-------- DATA SUPPLIED --------

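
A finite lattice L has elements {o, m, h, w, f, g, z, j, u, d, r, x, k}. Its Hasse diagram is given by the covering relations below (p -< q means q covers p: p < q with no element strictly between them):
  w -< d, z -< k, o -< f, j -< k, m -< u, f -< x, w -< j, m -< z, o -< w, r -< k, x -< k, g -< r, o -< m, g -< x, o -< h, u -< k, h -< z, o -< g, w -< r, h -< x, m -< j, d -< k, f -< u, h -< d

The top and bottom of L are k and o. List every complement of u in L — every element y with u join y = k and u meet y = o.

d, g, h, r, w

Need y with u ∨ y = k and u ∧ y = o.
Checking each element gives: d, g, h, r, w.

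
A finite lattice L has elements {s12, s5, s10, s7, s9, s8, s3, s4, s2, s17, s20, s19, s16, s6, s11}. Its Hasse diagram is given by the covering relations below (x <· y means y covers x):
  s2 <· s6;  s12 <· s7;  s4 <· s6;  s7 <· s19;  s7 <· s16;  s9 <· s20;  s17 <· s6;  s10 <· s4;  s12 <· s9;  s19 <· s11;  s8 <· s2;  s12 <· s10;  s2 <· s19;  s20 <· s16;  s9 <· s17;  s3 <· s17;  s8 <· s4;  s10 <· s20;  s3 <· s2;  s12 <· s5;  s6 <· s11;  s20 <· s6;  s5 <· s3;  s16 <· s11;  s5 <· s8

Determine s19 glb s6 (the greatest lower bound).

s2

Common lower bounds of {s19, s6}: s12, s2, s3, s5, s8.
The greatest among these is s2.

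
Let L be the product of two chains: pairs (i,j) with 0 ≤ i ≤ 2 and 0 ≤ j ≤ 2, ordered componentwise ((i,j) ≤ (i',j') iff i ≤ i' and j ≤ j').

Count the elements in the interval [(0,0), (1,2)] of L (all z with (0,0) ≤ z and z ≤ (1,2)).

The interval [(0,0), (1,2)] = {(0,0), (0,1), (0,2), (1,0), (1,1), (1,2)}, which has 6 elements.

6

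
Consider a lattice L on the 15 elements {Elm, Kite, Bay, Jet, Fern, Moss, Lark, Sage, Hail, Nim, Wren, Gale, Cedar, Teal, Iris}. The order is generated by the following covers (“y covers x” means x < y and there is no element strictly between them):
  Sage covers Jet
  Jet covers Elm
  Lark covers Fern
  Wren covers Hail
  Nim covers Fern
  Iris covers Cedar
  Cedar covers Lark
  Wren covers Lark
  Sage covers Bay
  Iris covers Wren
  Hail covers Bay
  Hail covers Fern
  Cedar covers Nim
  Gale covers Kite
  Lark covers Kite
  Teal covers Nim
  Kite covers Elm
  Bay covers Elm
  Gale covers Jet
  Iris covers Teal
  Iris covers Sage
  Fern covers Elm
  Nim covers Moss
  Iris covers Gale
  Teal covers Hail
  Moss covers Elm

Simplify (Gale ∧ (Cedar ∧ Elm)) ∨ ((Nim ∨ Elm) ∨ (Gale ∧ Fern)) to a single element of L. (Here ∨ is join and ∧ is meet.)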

--------
-------- DATA SUPPLIED --------

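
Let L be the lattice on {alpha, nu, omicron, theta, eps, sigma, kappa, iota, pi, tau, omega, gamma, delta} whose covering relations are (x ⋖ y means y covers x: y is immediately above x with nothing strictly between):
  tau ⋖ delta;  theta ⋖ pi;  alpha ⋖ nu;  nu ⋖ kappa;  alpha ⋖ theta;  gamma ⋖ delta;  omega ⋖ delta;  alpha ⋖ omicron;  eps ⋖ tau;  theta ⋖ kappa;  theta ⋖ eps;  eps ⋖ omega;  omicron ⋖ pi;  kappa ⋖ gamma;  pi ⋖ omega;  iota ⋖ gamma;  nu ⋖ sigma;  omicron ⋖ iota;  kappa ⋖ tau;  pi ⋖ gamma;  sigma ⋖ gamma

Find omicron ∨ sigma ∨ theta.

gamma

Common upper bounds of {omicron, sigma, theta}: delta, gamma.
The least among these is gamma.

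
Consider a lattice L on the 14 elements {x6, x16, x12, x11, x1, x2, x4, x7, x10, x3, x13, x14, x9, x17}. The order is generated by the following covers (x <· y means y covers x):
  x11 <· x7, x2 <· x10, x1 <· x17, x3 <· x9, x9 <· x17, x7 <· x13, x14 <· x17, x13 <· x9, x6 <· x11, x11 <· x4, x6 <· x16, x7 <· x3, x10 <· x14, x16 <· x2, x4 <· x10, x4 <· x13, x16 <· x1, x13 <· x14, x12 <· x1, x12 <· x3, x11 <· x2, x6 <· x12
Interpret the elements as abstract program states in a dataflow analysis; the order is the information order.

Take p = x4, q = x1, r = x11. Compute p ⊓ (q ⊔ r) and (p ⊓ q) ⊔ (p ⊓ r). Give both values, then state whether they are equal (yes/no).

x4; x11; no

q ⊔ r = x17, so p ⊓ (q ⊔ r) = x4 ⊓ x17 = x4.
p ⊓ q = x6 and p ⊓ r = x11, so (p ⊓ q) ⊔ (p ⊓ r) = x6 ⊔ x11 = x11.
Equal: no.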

--------
-------- DATA SUPPLIED --------

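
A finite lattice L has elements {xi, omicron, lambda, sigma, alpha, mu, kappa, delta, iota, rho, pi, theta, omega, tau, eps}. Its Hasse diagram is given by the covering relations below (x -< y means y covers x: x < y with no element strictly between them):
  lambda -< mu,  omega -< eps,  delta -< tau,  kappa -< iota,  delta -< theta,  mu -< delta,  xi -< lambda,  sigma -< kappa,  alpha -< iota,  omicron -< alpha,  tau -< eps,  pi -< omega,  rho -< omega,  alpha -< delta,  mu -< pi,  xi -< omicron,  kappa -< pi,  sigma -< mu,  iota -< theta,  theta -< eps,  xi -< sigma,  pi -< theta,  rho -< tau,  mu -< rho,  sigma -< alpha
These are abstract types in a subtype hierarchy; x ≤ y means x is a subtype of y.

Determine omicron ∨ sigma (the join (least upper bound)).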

--------

§ WHAT NEEDS TO BE DONE: Reproduce exactly, and only, the part of the listing above that begins at the line with "relations below (p" and goes on through the line with "w -< d, z -< k, o".

§ THE ANSWER:
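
A finite lattice L has elements {o, m, h, w, f, g, z, j, u, d, r, x, k}. Its Hasse diagram is given by the covering relations below (p -< q means q covers p: p < q with no element strictly between them):
  w -< d, z -< k, o -< f, j -< k, m -< u, f -< x, w -< j, m -< z, o -< w, r -< k, x -< k, g -< r, o -< m, g -< x, o -< h, u -< k, h -< z, o -< g, w -< r, h -< x, m -< j, d -< k, f -< u, h -< d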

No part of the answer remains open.